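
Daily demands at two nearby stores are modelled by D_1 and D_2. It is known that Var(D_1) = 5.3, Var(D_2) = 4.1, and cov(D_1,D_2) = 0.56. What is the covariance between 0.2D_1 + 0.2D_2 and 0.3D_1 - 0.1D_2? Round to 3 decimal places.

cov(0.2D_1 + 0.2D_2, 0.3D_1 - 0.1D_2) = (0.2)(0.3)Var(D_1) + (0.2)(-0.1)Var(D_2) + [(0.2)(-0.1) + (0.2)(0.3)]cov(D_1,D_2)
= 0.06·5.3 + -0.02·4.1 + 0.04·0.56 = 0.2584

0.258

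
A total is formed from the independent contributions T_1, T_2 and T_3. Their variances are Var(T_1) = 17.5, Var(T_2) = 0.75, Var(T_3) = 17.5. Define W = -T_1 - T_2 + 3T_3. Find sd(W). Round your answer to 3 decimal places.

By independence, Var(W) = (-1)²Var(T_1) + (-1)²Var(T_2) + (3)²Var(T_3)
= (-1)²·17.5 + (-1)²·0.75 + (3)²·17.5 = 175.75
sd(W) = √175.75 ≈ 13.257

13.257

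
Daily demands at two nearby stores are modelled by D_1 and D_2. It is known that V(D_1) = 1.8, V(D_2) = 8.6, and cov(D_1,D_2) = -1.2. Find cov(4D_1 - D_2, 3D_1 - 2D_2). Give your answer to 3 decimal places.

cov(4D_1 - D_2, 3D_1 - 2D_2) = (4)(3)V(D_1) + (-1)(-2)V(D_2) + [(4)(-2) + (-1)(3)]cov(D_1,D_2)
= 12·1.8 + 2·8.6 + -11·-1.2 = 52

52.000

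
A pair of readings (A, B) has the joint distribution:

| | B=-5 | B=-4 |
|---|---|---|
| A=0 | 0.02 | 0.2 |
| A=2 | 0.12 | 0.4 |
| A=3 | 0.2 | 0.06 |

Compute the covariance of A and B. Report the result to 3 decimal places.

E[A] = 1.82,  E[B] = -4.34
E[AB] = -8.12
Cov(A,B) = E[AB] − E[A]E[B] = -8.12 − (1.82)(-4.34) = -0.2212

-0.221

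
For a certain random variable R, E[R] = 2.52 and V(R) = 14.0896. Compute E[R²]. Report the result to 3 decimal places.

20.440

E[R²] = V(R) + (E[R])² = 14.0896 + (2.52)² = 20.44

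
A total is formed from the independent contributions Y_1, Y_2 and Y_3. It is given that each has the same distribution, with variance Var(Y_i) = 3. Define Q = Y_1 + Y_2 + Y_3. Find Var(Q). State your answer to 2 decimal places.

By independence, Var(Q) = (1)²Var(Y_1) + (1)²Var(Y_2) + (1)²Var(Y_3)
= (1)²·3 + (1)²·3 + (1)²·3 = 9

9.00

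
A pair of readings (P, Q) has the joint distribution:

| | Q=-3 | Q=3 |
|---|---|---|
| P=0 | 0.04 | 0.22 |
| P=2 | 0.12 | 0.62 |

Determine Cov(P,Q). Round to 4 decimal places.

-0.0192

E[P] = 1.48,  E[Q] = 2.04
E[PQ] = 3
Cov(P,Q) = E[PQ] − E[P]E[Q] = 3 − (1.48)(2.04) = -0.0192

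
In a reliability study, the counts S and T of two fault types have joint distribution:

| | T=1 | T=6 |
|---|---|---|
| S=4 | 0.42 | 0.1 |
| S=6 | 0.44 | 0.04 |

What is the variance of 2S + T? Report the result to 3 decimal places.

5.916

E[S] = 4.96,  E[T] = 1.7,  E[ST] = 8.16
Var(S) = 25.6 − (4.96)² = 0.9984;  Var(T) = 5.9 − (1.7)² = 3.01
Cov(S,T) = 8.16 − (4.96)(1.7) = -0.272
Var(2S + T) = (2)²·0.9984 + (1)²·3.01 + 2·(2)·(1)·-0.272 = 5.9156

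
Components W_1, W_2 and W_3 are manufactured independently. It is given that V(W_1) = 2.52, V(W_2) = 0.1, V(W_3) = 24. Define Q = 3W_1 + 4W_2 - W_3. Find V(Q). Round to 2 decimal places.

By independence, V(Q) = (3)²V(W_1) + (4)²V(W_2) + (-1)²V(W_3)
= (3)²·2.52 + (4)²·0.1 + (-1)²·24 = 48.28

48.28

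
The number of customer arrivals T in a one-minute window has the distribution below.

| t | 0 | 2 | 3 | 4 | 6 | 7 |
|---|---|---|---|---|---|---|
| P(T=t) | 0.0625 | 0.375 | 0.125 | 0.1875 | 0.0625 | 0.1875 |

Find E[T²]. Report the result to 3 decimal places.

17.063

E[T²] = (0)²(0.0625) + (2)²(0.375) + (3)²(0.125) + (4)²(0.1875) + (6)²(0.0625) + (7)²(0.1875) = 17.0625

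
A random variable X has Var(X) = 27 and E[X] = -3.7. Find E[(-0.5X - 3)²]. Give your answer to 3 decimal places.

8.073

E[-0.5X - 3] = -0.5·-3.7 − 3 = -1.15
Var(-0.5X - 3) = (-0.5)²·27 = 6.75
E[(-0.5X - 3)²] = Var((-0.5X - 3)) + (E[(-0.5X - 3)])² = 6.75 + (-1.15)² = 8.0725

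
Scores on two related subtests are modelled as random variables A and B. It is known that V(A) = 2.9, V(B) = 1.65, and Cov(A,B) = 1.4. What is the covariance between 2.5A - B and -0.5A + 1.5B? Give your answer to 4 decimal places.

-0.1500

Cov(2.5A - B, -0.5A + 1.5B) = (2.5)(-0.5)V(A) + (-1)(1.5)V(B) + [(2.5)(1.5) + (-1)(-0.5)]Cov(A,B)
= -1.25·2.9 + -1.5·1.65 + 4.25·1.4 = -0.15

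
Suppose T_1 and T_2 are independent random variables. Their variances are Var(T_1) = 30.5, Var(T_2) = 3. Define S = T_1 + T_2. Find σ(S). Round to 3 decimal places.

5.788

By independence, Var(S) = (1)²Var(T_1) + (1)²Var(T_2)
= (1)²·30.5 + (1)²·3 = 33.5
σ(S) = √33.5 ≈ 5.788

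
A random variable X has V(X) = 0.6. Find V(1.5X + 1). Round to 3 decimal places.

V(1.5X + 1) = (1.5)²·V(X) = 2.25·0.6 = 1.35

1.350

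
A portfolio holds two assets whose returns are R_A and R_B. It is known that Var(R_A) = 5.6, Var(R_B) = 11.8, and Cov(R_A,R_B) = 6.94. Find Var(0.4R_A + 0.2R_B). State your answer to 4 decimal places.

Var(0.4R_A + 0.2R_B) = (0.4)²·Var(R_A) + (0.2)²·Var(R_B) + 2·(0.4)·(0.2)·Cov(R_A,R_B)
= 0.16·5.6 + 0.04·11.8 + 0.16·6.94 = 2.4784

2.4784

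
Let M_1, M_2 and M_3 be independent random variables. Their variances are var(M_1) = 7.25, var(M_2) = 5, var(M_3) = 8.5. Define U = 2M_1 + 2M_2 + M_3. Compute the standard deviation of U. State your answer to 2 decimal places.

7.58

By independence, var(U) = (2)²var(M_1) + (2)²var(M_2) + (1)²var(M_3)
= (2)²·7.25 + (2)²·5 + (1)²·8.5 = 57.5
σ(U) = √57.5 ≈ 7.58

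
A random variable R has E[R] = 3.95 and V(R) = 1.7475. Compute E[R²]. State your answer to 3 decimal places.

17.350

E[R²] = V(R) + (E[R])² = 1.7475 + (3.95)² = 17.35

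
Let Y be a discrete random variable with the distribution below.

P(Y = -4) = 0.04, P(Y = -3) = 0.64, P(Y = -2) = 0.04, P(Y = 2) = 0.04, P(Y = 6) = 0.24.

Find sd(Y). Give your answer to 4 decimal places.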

__Task to complete__: Report only how many lines above include "readings".

__Answer box__: 2